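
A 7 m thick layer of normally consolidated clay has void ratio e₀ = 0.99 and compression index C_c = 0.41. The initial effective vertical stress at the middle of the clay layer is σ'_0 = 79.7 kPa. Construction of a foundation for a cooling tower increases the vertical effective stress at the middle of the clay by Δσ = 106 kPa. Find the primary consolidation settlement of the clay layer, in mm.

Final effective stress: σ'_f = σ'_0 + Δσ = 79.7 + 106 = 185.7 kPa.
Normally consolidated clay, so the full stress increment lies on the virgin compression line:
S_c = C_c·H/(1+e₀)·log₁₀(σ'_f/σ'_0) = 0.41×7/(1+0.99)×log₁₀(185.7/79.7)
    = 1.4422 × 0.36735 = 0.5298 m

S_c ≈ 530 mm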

----

▶ [Required work]: The full data, transcribed without change, is the expected answer.

▶ [Answer space]:
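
A 7 m thick layer of normally consolidated clay has void ratio e₀ = 0.99 and compression index C_c = 0.41. The initial effective vertical stress at the middle of the clay layer is σ'_0 = 79.7 kPa. Construction of a foundation for a cooling tower increases the vertical effective stress at the middle of the clay by Δσ = 106 kPa. Find the primary consolidation settlement of the clay layer, in mm.

Final effective stress: σ'_f = σ'_0 + Δσ = 79.7 + 106 = 185.7 kPa.
Normally consolidated clay, so the full stress increment lies on the virgin compression line:
S_c = C_c·H/(1+e₀)·log₁₀(σ'_f/σ'_0) = 0.41×7/(1+0.99)×log₁₀(185.7/79.7)
    = 1.4422 × 0.36735 = 0.5298 m

S_c ≈ 530 mm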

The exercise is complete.